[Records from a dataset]
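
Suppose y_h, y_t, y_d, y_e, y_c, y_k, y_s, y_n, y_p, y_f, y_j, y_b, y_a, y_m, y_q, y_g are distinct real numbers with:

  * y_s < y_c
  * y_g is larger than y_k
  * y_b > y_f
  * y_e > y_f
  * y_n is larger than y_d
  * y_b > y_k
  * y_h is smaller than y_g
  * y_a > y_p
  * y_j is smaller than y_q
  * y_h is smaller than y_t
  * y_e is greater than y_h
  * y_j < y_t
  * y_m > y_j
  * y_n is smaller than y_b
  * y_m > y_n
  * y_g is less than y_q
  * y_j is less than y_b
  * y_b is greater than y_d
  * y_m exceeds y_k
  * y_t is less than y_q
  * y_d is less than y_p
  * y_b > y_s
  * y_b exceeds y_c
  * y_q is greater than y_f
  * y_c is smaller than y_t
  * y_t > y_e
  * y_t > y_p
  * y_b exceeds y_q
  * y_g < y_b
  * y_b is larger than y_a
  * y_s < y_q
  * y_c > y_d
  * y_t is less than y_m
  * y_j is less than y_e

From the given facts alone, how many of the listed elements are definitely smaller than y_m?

11

From y_m the given relations immediately reach y_n, y_k, y_j, y_t.
From those, y_d, y_h, y_p, y_c, y_e — 9 in total.
From those, y_s, y_f — 11 in total.
No other element is forced below y_m by the given relations, so the count is 11.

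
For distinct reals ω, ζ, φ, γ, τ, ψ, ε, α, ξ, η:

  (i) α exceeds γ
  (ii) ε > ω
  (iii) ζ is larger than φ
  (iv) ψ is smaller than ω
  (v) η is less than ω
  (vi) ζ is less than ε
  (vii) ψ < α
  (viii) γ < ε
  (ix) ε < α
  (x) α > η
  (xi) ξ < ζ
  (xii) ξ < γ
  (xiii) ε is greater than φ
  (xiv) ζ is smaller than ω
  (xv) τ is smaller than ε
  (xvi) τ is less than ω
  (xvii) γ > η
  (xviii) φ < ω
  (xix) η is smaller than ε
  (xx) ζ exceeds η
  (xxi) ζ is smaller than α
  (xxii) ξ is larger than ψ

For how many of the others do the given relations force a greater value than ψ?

6

From ψ the given relations immediately reach ξ, ω, α.
From those, ζ, γ, ε — 6 in total.
Nothing else is reachable above ψ; 6 in all.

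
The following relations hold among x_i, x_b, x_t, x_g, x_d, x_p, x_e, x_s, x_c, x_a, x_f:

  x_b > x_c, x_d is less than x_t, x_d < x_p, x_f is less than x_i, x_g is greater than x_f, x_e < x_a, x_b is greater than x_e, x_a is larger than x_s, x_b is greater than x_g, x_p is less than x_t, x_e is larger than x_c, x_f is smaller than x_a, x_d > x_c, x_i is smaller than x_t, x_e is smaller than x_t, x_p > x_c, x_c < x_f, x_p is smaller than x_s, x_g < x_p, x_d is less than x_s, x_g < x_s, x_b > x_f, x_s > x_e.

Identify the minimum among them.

x_c

Chaining upward from x_c: directly above it, x_e, x_f, x_d, x_p, x_b; then x_i, x_g, x_s, x_a, x_t.
That covers every other element, and nothing is given below x_c, so x_c is the minimum.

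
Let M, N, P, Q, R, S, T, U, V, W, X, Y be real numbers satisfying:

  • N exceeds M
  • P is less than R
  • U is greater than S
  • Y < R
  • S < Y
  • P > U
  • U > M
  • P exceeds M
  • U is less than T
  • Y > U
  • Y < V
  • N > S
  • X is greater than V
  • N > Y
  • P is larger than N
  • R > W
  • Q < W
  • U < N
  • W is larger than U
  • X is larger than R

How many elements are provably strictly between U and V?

Chaining upward from U reaches: Y, N, T, P, W, R, X.
Chaining downward from V reaches: M, S, Y.
Strictly between U and V are those in both lists: Y — 1 element.

1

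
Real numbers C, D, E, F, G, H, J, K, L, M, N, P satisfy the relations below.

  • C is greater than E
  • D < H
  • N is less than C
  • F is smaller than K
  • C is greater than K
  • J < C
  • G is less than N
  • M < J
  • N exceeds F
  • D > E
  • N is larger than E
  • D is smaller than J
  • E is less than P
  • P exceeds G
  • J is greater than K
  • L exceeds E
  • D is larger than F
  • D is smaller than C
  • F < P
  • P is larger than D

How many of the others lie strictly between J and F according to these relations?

Chaining upward from F reaches: D, H, P, K, N, C.
Chaining downward from J reaches: E, D, M, K.
Strictly between F and J are those in both lists: D, K — 2 elements.

2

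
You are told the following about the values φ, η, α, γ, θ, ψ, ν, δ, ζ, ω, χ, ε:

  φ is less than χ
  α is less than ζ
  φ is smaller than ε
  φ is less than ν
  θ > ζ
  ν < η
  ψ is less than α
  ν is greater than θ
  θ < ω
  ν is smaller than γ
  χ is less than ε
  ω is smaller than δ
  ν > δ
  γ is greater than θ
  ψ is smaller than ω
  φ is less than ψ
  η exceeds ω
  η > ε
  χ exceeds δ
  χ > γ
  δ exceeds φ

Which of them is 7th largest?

Piecing the relations together gives one ordering: φ < ψ < α < ζ < θ < ω < δ < ν < γ < χ < ε < η.
The 7th largest is ω.

ω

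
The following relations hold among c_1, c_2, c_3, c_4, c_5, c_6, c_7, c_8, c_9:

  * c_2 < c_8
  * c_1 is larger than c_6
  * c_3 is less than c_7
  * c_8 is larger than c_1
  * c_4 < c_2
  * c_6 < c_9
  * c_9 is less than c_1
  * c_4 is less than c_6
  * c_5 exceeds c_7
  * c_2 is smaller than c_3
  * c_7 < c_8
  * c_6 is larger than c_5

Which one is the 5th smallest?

c_5

Piecing the relations together gives one ordering: c_4 < c_2 < c_3 < c_7 < c_5 < c_6 < c_9 < c_1 < c_8.
The 5th smallest is c_5.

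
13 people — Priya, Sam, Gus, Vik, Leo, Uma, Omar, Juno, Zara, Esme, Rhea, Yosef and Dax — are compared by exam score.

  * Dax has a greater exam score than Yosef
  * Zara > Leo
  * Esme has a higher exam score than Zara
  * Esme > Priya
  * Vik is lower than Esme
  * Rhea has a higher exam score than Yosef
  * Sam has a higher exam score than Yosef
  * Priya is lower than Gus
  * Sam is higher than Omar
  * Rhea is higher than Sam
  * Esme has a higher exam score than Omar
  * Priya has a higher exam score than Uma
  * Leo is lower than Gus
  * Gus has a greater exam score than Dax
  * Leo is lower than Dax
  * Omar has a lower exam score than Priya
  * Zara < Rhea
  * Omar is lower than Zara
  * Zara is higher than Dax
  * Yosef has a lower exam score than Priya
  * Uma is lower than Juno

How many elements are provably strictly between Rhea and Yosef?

The relations place Yosef below Rhea. An element lies strictly between them when it is forced above Yosef and also forced below Rhea.
Above Yosef: {Sam, Priya, Dax, Zara, Gus, Esme}. Below Rhea: {Omar, Leo, Sam, Dax, Zara}.
Intersection: {Sam, Dax, Zara} — 3.

3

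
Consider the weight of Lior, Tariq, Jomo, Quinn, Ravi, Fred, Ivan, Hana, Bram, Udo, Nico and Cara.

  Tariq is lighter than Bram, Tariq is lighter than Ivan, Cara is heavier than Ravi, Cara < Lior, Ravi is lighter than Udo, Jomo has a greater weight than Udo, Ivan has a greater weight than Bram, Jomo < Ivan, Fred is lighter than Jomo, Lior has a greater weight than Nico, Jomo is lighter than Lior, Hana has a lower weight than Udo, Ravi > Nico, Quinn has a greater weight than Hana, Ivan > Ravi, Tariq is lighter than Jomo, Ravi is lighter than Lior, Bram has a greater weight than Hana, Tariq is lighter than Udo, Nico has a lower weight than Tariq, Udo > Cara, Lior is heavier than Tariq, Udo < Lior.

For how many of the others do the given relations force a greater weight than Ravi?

Directly above Ravi: Cara, Udo, Lior, Ivan.
One step further: Jomo (5 so far).
Nothing else is reachable above Ravi; 5 in all.

5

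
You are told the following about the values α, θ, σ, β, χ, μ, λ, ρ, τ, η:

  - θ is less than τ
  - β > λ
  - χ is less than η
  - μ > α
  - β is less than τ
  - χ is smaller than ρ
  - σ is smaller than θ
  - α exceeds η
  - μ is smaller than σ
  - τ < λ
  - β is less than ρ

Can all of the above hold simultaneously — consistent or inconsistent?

Chaining the given relations yields τ < λ < β, so τ < β. But one relation states β < τ. These cannot both hold.

inconsistent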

Task objective: Across all the entries above, how many lines have the word "values" in them? Only the number, please.

Response area: 2